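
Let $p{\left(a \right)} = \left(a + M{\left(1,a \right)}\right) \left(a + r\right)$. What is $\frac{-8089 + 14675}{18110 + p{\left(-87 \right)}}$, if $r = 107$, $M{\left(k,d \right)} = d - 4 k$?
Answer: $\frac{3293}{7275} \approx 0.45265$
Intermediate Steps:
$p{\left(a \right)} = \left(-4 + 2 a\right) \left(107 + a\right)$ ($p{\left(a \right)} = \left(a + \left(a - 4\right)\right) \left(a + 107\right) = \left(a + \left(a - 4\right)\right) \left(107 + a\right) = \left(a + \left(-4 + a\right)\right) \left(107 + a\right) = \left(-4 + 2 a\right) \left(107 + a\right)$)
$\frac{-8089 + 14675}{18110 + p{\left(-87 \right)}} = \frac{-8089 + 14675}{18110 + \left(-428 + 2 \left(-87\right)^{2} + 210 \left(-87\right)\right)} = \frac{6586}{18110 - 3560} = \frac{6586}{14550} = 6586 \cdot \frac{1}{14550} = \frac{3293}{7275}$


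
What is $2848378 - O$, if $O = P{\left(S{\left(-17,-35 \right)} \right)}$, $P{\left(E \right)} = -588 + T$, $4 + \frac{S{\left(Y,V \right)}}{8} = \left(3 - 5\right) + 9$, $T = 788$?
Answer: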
_ _ _ _
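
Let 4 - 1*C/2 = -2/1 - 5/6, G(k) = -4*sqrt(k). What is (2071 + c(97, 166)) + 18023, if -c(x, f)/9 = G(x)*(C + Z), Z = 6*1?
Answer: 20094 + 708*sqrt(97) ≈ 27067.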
_ _ _ _
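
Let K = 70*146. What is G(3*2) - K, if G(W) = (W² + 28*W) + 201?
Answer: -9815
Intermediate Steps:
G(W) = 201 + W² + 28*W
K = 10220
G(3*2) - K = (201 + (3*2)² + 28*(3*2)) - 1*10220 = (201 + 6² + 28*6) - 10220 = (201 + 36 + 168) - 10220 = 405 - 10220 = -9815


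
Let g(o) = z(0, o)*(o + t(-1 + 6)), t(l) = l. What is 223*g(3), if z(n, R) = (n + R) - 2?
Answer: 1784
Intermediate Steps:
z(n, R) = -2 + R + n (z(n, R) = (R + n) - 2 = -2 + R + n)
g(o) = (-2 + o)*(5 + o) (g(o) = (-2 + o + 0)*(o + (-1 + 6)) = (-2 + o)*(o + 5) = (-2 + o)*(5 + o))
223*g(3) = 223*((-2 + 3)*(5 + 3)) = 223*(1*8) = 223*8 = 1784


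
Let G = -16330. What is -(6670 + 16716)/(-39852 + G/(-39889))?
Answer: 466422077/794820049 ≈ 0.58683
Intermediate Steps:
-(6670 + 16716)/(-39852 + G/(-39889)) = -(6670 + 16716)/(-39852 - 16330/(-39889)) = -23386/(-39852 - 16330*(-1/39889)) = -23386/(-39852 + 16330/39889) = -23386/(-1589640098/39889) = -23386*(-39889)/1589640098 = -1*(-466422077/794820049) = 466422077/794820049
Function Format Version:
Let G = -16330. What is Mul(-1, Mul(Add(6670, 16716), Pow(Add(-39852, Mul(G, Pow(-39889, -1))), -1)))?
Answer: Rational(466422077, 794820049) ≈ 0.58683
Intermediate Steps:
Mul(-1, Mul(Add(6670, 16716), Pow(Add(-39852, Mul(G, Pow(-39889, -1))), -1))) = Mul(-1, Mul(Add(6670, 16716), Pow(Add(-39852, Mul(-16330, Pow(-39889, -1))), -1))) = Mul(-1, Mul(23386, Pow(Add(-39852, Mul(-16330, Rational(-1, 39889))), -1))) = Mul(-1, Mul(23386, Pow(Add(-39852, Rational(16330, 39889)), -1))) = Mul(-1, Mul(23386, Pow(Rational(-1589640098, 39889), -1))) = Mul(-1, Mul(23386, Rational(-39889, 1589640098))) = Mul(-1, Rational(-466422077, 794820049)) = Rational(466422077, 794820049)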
_ _ _ _
▶ _The problem_: Go over the data and return every line that includes the word "sqrt".

▶ _Answer for this exercise_:
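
Let 4 - 1*C/2 = -2/1 - 5/6, G(k) = -4*sqrt(k). What is (2071 + c(97, 166)) + 18023, if -c(x, f)/9 = G(x)*(C + Z), Z = 6*1?
Answer: 20094 + 708*sqrt(97) ≈ 27067.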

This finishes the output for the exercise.